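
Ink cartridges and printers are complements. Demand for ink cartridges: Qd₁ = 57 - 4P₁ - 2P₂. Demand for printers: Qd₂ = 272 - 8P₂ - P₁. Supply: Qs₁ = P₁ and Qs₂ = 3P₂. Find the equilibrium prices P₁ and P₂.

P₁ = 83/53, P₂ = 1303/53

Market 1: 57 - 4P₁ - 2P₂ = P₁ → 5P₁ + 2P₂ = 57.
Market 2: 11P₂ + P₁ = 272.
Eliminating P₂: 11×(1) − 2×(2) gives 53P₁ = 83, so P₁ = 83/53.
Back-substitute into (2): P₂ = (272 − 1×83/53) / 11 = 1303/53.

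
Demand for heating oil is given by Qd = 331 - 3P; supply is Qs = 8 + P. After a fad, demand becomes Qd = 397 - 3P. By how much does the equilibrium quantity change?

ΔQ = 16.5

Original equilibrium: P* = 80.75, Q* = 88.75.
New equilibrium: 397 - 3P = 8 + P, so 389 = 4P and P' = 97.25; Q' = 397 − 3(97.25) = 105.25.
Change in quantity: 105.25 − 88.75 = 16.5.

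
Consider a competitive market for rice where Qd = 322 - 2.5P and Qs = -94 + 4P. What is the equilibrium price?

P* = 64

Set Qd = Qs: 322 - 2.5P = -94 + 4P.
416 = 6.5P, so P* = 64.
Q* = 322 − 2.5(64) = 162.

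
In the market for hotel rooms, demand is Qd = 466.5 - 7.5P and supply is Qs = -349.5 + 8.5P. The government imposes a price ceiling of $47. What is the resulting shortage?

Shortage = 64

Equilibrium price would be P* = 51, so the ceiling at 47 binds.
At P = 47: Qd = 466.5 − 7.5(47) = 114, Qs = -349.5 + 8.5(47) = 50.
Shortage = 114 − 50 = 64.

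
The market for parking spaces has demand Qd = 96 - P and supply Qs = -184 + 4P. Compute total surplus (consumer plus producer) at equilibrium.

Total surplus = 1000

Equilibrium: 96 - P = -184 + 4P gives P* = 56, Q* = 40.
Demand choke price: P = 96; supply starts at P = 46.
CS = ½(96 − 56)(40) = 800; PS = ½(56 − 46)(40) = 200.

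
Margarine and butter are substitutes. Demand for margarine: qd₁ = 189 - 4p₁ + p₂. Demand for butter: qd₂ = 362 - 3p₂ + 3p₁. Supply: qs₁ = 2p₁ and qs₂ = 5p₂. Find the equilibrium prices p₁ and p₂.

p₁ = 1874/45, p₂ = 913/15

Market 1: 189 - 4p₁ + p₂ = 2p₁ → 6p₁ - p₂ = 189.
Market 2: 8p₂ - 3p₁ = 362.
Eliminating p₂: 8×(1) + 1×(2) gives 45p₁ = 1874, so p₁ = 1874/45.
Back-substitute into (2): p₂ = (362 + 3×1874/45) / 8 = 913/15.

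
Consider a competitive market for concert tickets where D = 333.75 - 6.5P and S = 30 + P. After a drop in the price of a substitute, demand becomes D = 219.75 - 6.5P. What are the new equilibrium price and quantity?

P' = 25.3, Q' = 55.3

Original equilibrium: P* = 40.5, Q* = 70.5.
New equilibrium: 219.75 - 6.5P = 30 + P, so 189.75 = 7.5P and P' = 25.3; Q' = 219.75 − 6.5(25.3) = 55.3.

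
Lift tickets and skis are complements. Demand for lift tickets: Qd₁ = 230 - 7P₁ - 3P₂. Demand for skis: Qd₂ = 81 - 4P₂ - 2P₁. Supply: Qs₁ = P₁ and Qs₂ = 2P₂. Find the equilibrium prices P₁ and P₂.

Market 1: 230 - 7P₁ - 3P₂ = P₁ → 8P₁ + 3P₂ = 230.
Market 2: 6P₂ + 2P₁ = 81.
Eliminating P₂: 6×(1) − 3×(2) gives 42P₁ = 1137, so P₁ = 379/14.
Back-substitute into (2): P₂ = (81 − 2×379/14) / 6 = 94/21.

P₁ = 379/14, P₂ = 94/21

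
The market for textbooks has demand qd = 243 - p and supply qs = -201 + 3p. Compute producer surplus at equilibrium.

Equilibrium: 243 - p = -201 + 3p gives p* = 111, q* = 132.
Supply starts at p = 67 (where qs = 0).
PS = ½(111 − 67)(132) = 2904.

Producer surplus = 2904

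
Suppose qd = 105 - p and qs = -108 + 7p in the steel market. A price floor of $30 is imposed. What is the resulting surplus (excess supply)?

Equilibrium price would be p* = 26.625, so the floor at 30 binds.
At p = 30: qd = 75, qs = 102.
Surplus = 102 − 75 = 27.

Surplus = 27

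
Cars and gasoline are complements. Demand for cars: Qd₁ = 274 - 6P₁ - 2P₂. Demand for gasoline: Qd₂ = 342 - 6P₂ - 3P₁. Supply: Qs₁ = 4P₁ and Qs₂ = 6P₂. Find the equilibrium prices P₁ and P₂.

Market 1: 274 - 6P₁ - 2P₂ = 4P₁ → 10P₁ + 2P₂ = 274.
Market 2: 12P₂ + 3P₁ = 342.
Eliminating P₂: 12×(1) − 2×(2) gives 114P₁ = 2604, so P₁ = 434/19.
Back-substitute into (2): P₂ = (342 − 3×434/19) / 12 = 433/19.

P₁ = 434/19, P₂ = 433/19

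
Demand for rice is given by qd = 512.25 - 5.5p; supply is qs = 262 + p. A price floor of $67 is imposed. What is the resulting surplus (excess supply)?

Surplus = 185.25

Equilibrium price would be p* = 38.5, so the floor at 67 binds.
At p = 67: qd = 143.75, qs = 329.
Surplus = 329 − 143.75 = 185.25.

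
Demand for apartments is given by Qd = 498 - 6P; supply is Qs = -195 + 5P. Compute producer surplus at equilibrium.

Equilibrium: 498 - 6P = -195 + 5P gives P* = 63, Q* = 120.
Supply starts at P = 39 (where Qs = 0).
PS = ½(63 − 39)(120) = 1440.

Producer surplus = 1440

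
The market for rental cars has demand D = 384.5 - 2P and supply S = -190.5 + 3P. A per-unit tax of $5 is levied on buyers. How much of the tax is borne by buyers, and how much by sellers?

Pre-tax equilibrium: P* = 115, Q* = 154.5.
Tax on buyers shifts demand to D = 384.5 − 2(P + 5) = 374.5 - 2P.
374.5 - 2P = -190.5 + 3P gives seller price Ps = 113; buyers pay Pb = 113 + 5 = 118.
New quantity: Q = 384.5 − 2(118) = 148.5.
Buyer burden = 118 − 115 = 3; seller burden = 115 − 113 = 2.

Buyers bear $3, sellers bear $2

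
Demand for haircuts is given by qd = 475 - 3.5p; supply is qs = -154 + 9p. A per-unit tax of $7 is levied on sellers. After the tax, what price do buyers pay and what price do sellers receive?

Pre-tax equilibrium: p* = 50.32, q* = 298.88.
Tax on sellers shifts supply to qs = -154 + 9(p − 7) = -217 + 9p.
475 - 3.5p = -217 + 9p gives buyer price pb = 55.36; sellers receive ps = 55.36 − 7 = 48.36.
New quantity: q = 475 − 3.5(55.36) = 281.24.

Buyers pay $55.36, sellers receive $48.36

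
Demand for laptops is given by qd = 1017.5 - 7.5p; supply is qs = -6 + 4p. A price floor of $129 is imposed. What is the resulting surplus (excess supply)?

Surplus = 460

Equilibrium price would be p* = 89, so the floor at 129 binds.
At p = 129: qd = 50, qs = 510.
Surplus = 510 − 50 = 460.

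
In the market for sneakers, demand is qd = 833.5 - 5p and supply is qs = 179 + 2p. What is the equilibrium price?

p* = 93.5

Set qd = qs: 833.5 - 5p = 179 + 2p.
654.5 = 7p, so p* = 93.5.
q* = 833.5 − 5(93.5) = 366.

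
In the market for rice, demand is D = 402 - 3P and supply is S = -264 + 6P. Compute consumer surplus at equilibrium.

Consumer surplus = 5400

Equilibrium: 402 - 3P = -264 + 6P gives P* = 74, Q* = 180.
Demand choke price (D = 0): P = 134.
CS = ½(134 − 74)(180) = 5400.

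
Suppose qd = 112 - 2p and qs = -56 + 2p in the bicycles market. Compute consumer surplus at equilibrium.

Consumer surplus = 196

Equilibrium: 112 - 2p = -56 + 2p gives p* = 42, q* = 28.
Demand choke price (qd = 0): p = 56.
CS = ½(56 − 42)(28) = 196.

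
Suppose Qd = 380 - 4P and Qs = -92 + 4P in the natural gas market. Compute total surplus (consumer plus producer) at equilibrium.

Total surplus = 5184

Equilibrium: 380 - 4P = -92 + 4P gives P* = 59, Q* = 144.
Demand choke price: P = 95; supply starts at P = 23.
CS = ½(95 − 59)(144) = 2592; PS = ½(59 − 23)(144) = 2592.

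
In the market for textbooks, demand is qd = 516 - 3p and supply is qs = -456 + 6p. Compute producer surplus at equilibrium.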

- - - -

**PROBLEM TO WORK ON:** Write out each line exactly, starting with the line that contains "Demand for laptops" and stopping after the last line of the data.

**SOLUTION TO THIS EXERCISE:**
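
Demand for laptops is given by qd = 1017.5 - 7.5p; supply is qs = -6 + 4p. A price floor of $129 is imposed. What is the resulting surplus (excess supply)?

Surplus = 460

Equilibrium price would be p* = 89, so the floor at 129 binds.
At p = 129: qd = 50, qs = 510.
Surplus = 510 − 50 = 460.

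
In the market for sneakers, demand is qd = 833.5 - 5p and supply is qs = 179 + 2p. What is the equilibrium price?

p* = 93.5

Set qd = qs: 833.5 - 5p = 179 + 2p.
654.5 = 7p, so p* = 93.5.
q* = 833.5 − 5(93.5) = 366.

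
In the market for rice, demand is D = 402 - 3P and supply is S = -264 + 6P. Compute consumer surplus at equilibrium.

Consumer surplus = 5400

Equilibrium: 402 - 3P = -264 + 6P gives P* = 74, Q* = 180.
Demand choke price (D = 0): P = 134.
CS = ½(134 − 74)(180) = 5400.

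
Suppose qd = 112 - 2p and qs = -56 + 2p in the bicycles market. Compute consumer surplus at equilibrium.

Consumer surplus = 196

Equilibrium: 112 - 2p = -56 + 2p gives p* = 42, q* = 28.
Demand choke price (qd = 0): p = 56.
CS = ½(56 − 42)(28) = 196.

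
Suppose Qd = 380 - 4P and Qs = -92 + 4P in the natural gas market. Compute total surplus (consumer plus producer) at equilibrium.

Total surplus = 5184

Equilibrium: 380 - 4P = -92 + 4P gives P* = 59, Q* = 144.
Demand choke price: P = 95; supply starts at P = 23.
CS = ½(95 − 59)(144) = 2592; PS = ½(59 − 23)(144) = 2592.

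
In the market for textbooks, demand is qd = 516 - 3p and supply is qs = -456 + 6p. Compute producer surplus at equilibrium.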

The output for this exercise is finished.